### WHAT IS NEEDED
Restate each record word for word, from the first to the last.
[Start of Attachment]
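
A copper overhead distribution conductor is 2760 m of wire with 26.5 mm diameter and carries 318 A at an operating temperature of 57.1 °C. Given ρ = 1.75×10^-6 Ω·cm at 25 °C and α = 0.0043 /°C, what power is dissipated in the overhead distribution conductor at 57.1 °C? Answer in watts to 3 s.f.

10100 W

ρ = 1.75×10^-6 Ω·cm = 1.75×10^-8 Ω·m
A = π(d/2)² = π(1.3250e-02 m)² = 5.515e-04 m²
R₍25₎ = ρL/A = (1.75×10^-8)(2760)/(5.515e-04) = 0.08757 Ω
R₍57.1₎ = R₍25₎(1 + αΔT) = 0.08757 × (1 + 0.0043×32.1) = 0.09966 Ω
P = I²R = (318)² × 0.09966 = 10100 W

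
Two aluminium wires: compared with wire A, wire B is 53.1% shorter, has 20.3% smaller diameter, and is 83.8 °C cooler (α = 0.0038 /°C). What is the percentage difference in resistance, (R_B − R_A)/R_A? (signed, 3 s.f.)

-49.7%

R ∝ ρL/d² with ρ ∝ (1+αΔT), so R_B/R_A = (1 − 53.1/100) × (1 − 20.3/100)⁻² × (1 − 0.0038×83.8)
= 0.469 × 1.574 × 0.6816 = 0.5032
(R_B − R_A)/R_A = 0.5032 − 1 = -49.7%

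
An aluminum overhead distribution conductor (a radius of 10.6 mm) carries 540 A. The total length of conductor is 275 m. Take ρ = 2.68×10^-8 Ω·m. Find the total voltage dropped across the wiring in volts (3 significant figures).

A = πr² = π(1.0600e-02 m)² = 3.530e-04 m²
R = ρL/A = (2.68×10^-8)(275)/(3.530e-04) = 0.02088 Ω
V = IR = 540 × 0.02088 = 11.3 V

11.3 V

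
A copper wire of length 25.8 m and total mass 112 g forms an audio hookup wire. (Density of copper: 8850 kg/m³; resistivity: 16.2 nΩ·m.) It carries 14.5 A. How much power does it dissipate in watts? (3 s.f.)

179 W

ρ = 16.2 nΩ·m = 1.62×10^-8 Ω·m
A = m/(density·L) = 0.112/(8850×25.8) = 4.9052e-07 m²
R = ρL/A = (1.62×10^-8)(25.8)/(4.9052e-07) = 0.8521 Ω
P = I²R = (14.5)² × 0.8521 = 179 W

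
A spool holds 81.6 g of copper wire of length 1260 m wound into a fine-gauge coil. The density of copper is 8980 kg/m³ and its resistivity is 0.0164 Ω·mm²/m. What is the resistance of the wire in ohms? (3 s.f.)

ρ = 0.0164 Ω·mm²/m = 1.64×10^-8 Ω·m
A = m/(density·L) = 0.0816/(8980×1260) = 7.2118e-09 m²
R = ρL/A = (1.64×10^-8)(1260)/(7.2118e-09) = 2870 Ω

2870 Ω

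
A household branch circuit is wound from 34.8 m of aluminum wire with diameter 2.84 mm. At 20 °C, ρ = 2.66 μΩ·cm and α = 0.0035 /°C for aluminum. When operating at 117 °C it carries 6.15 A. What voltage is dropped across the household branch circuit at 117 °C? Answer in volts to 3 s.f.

ρ = 2.66 μΩ·cm = 2.66×10^-8 Ω·m
A = π(d/2)² = π(1.4200e-03 m)² = 6.335e-06 m²
R₍20₎ = ρL/A = (2.66×10^-8)(34.8)/(6.335e-06) = 0.1461 Ω
R₍117₎ = R₍20₎(1 + αΔT) = 0.1461 × (1 + 0.0035×97) = 0.1957 Ω
V = IR = 6.15 × 0.1957 = 1.20 V

1.20 V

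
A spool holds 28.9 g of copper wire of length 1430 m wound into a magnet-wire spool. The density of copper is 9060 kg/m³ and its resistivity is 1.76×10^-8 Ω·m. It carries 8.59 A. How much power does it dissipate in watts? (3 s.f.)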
[End of Attachment]
### RESPONSE FOR THIS EXERCISE
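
A copper overhead distribution conductor is 2760 m of wire with 26.5 mm diameter and carries 318 A at an operating temperature of 57.1 °C. Given ρ = 1.75×10^-6 Ω·cm at 25 °C and α = 0.0043 /°C, what power is dissipated in the overhead distribution conductor at 57.1 °C? Answer in watts to 3 s.f.

10100 W

ρ = 1.75×10^-6 Ω·cm = 1.75×10^-8 Ω·m
A = π(d/2)² = π(1.3250e-02 m)² = 5.515e-04 m²
R₍25₎ = ρL/A = (1.75×10^-8)(2760)/(5.515e-04) = 0.08757 Ω
R₍57.1₎ = R₍25₎(1 + αΔT) = 0.08757 × (1 + 0.0043×32.1) = 0.09966 Ω
P = I²R = (318)² × 0.09966 = 10100 W

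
Two aluminium wires: compared with wire A, wire B is 53.1% shorter, has 20.3% smaller diameter, and is 83.8 °C cooler (α = 0.0038 /°C). What is the percentage difference in resistance, (R_B − R_A)/R_A? (signed, 3 s.f.)

-49.7%

R ∝ ρL/d² with ρ ∝ (1+αΔT), so R_B/R_A = (1 − 53.1/100) × (1 − 20.3/100)⁻² × (1 − 0.0038×83.8)
= 0.469 × 1.574 × 0.6816 = 0.5032
(R_B − R_A)/R_A = 0.5032 − 1 = -49.7%

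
An aluminum overhead distribution conductor (a radius of 10.6 mm) carries 540 A. The total length of conductor is 275 m. Take ρ = 2.68×10^-8 Ω·m. Find the total voltage dropped across the wiring in volts (3 significant figures).

A = πr² = π(1.0600e-02 m)² = 3.530e-04 m²
R = ρL/A = (2.68×10^-8)(275)/(3.530e-04) = 0.02088 Ω
V = IR = 540 × 0.02088 = 11.3 V

11.3 V

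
A copper wire of length 25.8 m and total mass 112 g forms an audio hookup wire. (Density of copper: 8850 kg/m³; resistivity: 16.2 nΩ·m.) It carries 14.5 A. How much power does it dissipate in watts? (3 s.f.)

179 W

ρ = 16.2 nΩ·m = 1.62×10^-8 Ω·m
A = m/(density·L) = 0.112/(8850×25.8) = 4.9052e-07 m²
R = ρL/A = (1.62×10^-8)(25.8)/(4.9052e-07) = 0.8521 Ω
P = I²R = (14.5)² × 0.8521 = 179 W

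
A spool holds 81.6 g of copper wire of length 1260 m wound into a fine-gauge coil. The density of copper is 8980 kg/m³ and its resistivity is 0.0164 Ω·mm²/m. What is the resistance of the wire in ohms? (3 s.f.)

ρ = 0.0164 Ω·mm²/m = 1.64×10^-8 Ω·m
A = m/(density·L) = 0.0816/(8980×1260) = 7.2118e-09 m²
R = ρL/A = (1.64×10^-8)(1260)/(7.2118e-09) = 2870 Ω

2870 Ω

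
A household branch circuit is wound from 34.8 m of aluminum wire with diameter 2.84 mm. At 20 °C, ρ = 2.66 μΩ·cm and α = 0.0035 /°C for aluminum. When operating at 117 °C it carries 6.15 A. What voltage is dropped across the household branch circuit at 117 °C? Answer in volts to 3 s.f.

ρ = 2.66 μΩ·cm = 2.66×10^-8 Ω·m
A = π(d/2)² = π(1.4200e-03 m)² = 6.335e-06 m²
R₍20₎ = ρL/A = (2.66×10^-8)(34.8)/(6.335e-06) = 0.1461 Ω
R₍117₎ = R₍20₎(1 + αΔT) = 0.1461 × (1 + 0.0035×97) = 0.1957 Ω
V = IR = 6.15 × 0.1957 = 1.20 V

1.20 V

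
A spool holds 28.9 g of copper wire of length 1430 m wound into a magnet-wire spool. The density of copper is 9060 kg/m³ and its resistivity is 1.76×10^-8 Ω·m. It carries 8.59 A. How much power does it dissipate in watts? (3 s.f.)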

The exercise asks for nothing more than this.